▶ [Task to carry out] Copy the data exactly from the line that contains "s3 = r4^r5^r6^r7^r12^r13^r14^r15" through the line that contains "s4 = r8^r9^r10^r11^r12^r13^r14^r15", keeping both end lines and leaving out everything else.

---*---

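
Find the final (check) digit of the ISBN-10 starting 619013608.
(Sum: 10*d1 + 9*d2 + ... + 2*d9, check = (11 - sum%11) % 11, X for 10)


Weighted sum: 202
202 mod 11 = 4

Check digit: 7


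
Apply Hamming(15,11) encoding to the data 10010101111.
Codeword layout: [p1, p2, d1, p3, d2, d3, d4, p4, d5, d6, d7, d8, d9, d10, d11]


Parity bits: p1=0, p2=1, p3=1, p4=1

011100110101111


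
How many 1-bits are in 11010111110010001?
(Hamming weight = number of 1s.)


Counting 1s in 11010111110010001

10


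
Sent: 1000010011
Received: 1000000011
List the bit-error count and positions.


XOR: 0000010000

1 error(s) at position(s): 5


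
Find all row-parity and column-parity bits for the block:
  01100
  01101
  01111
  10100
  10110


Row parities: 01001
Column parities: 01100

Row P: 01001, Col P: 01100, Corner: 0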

---*---

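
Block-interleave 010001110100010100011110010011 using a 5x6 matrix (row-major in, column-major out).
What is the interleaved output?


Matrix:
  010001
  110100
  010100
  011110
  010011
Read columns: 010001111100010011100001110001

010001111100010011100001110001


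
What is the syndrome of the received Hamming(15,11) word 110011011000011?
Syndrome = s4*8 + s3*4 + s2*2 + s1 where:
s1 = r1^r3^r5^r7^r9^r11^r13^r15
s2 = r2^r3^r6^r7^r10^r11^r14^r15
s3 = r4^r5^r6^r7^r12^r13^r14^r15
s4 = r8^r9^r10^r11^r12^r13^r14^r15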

---*---

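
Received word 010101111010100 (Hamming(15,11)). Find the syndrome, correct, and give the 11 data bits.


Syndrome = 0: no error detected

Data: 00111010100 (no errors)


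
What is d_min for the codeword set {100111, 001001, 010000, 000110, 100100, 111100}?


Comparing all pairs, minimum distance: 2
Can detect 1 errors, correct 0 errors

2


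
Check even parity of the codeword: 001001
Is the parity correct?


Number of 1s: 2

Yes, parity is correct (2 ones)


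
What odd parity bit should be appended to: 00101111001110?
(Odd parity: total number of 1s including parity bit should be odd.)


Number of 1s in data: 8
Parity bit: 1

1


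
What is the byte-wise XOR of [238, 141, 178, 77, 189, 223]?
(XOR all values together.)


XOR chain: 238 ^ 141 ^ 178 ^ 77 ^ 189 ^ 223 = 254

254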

---*---

▶ [Your response]
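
s3 = r4^r5^r6^r7^r12^r13^r14^r15
s4 = r8^r9^r10^r11^r12^r13^r14^r15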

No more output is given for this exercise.